### [THE TASK]
Which lines in the records below contain the word "call"? Copy each one.

·····

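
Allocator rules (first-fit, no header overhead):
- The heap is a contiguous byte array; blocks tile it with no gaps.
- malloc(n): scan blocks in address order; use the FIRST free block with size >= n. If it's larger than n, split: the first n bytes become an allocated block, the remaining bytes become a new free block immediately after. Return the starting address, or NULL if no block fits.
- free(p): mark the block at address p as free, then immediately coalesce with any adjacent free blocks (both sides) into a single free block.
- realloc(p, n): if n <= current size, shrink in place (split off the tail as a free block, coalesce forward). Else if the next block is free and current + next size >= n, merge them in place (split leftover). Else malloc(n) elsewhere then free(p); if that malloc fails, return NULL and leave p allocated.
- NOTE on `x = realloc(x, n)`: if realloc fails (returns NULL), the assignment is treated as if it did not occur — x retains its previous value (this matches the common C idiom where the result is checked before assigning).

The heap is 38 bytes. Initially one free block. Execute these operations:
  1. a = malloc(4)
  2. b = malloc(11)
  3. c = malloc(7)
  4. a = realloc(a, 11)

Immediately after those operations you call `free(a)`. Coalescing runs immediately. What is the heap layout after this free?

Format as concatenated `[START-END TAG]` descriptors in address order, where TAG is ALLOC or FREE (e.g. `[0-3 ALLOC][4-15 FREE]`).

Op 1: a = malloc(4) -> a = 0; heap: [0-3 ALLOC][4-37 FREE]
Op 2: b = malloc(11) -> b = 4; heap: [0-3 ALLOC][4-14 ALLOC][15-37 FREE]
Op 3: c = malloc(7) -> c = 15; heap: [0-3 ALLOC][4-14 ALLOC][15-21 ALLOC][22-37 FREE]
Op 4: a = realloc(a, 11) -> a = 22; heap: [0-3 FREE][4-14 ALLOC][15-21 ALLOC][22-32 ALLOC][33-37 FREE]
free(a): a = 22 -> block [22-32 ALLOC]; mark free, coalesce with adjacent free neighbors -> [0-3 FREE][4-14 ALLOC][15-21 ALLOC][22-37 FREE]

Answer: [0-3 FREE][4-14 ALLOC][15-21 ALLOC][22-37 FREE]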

·····

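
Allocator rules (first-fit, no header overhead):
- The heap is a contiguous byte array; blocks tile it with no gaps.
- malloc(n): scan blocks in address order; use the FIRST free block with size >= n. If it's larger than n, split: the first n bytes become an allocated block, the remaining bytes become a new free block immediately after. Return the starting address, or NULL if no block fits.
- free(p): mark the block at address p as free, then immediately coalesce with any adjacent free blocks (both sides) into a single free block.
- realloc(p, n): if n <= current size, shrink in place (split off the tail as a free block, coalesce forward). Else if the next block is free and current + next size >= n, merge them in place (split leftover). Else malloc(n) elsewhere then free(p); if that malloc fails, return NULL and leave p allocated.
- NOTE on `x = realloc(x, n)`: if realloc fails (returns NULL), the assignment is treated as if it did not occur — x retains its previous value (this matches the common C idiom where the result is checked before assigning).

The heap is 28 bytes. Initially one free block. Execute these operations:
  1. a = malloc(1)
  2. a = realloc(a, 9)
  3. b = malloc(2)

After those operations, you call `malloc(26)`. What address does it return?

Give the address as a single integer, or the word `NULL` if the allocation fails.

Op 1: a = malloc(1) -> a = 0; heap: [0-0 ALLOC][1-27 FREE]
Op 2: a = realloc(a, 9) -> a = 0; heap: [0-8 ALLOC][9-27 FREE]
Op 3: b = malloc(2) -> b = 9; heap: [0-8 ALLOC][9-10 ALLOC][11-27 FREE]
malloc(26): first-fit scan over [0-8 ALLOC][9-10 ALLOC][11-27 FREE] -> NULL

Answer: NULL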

·····

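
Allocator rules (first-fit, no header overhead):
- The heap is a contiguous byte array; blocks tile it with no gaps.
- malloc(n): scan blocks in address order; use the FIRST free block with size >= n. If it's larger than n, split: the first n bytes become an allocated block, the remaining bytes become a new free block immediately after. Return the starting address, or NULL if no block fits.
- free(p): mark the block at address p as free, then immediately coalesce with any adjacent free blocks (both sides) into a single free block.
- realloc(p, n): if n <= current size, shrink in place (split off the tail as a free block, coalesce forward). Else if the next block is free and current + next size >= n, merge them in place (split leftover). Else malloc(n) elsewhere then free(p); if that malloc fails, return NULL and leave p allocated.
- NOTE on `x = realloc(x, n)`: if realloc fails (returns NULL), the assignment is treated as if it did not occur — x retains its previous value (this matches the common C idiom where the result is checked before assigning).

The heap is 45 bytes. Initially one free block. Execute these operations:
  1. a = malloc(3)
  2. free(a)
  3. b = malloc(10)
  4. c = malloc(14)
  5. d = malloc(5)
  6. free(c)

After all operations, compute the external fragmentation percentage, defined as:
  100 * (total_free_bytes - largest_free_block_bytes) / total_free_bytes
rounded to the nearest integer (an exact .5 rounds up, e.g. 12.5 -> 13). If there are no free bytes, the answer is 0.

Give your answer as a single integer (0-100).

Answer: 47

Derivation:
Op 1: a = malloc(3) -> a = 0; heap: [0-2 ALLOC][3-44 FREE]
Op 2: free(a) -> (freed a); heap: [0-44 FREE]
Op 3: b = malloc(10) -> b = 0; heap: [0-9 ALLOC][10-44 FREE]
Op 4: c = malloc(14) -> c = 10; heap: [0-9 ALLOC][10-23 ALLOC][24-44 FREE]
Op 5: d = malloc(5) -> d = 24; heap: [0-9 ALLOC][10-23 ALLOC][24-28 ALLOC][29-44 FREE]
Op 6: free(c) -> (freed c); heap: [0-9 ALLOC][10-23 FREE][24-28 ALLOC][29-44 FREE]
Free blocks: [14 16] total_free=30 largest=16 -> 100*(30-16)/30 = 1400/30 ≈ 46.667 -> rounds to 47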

·····

### [EXPECTED ANSWER]
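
Immediately after those operations you call `free(a)`. Coalescing runs immediately. What is the heap layout after this free?
After those operations, you call `malloc(26)`. What address does it return?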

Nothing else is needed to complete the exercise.